## PROBLEM REQUIREMENTS
Going line by line through the records below, count those with the word "parts" and give only the count.

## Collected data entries

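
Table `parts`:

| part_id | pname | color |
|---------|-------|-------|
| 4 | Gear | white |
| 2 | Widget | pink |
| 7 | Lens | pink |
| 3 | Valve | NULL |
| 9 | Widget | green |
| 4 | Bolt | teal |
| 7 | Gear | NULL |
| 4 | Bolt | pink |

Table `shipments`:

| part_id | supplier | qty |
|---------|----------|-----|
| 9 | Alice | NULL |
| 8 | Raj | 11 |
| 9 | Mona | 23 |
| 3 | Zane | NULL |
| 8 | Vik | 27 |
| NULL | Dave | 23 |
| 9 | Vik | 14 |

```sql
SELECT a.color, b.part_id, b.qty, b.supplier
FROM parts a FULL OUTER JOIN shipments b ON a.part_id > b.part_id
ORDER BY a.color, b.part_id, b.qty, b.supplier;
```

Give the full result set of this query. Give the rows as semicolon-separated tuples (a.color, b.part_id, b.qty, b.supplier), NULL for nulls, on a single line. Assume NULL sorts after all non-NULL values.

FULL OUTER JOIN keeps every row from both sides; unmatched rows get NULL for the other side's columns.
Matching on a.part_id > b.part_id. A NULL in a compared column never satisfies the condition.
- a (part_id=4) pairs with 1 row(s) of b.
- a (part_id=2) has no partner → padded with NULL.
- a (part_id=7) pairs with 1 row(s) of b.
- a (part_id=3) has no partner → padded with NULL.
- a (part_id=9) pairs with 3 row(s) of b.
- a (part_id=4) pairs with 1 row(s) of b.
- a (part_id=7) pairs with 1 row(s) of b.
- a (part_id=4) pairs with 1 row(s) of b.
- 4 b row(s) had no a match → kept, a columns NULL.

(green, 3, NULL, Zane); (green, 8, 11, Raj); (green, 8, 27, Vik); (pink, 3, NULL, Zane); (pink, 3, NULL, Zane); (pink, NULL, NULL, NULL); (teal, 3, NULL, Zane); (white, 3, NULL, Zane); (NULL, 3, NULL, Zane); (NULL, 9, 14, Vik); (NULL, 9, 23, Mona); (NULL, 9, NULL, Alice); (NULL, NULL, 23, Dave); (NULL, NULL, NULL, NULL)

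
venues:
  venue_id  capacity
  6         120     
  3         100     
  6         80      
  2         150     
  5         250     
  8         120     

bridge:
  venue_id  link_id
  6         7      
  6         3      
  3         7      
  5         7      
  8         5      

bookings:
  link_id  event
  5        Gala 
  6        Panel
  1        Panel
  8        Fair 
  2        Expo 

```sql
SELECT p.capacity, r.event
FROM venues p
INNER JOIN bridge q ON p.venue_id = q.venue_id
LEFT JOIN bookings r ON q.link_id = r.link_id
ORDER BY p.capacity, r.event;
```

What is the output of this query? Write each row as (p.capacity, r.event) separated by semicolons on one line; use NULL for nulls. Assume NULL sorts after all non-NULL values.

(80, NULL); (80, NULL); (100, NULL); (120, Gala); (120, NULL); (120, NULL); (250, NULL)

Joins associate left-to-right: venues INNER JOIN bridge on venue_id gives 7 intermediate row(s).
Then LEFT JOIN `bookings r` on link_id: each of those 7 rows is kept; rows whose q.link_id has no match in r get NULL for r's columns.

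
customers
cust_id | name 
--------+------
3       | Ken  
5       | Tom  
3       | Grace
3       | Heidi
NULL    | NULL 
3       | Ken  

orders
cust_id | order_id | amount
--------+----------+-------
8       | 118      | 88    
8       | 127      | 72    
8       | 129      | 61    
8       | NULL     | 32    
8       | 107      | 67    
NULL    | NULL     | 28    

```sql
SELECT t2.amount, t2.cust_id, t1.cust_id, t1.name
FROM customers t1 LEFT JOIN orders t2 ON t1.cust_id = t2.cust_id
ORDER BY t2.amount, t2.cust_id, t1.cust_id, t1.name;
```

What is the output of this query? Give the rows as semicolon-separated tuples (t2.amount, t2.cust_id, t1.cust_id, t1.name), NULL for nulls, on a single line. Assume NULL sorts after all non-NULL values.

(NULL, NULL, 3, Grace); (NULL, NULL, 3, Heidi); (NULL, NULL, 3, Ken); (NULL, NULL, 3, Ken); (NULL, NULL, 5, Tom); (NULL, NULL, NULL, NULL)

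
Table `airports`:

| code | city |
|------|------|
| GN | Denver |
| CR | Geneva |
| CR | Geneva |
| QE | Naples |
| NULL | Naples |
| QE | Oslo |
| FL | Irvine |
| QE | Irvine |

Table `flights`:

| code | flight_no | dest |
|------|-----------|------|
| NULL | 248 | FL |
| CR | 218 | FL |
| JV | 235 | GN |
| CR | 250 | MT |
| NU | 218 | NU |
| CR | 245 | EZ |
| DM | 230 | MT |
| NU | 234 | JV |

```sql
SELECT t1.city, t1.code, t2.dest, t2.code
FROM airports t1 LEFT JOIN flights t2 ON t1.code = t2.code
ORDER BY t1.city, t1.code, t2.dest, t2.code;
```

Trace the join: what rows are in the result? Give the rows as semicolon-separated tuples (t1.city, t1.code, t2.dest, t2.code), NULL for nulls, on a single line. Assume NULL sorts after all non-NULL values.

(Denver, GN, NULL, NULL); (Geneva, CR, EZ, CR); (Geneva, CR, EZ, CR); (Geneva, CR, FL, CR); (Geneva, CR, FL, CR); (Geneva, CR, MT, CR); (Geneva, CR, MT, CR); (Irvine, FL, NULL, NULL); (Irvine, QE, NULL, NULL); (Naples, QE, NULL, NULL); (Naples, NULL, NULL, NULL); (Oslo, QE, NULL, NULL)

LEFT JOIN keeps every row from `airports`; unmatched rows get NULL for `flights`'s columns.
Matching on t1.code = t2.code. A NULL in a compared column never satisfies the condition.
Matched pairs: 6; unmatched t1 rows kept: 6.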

## SOLUTION TO THE EXERCISE
2